===== Given records =====
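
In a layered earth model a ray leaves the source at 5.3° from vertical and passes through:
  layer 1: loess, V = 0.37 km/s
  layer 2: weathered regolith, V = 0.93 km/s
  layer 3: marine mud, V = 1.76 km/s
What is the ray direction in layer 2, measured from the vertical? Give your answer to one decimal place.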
=====
Work to complete: Line by line, transcribe the data exactly.

Written response:
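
In a layered earth model a ray leaves the source at 5.3° from vertical and passes through:
  layer 1: loess, V = 0.37 km/s
  layer 2: weathered regolith, V = 0.93 km/s
  layer 3: marine mud, V = 1.76 km/s
What is the ray direction in layer 2, measured from the vertical? Give your answer to one decimal place.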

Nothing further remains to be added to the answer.